▶ _AIM OF THE TASK_: From the first line to the last, transcribe the data exactly.
(Beginning of DATASET CONTENT)
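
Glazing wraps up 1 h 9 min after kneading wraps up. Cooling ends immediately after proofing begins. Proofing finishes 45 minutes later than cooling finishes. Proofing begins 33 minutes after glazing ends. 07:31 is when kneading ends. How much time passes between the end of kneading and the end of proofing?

Glazing ends at 07:31 + 69 min = 08:40.
Proofing starts at 08:40 + 33 min = 09:13.
So cooling ends at 09:13.
Proofing ends at 09:13 + 45 min = 09:58.
From 07:31 to 09:58 is 2 h 27 min.

2 h 27 min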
(End of DATASET CONTENT)
▶ _EXERCISE SOLUTION_:
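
Glazing wraps up 1 h 9 min after kneading wraps up. Cooling ends immediately after proofing begins. Proofing finishes 45 minutes later than cooling finishes. Proofing begins 33 minutes after glazing ends. 07:31 is when kneading ends. How much time passes between the end of kneading and the end of proofing?

Glazing ends at 07:31 + 69 min = 08:40.
Proofing starts at 08:40 + 33 min = 09:13.
So cooling ends at 09:13.
Proofing ends at 09:13 + 45 min = 09:58.
From 07:31 to 09:58 is 2 h 27 min.

2 h 27 min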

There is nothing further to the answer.